HOW TO COMPLETE THIS TASK:
Search the entries below for the line containing "After the circuit, one"; from there to the end, return every line exactly and add nothing.

++++++++++++++++++++

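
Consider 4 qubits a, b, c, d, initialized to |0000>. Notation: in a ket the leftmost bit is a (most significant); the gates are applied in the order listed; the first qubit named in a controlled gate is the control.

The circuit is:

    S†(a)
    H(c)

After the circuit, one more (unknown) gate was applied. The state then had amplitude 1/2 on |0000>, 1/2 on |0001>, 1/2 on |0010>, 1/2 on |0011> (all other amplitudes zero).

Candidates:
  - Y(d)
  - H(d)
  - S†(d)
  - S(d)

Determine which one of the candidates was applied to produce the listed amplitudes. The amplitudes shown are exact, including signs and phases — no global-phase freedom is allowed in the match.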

++++++++++++++++++++

EXERCISE SOLUTION:
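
After the circuit, one more (unknown) gate was applied. The state then had amplitude 1/2 on |0000>, 1/2 on |0001>, 1/2 on |0010>, 1/2 on |0011> (all other amplitudes zero).

Candidates:
  - Y(d)
  - H(d)
  - S†(d)
  - S(d)

Determine which one of the candidates was applied to produce the listed amplitudes. The amplitudes shown are exact, including signs and phases — no global-phase freedom is allowed in the match.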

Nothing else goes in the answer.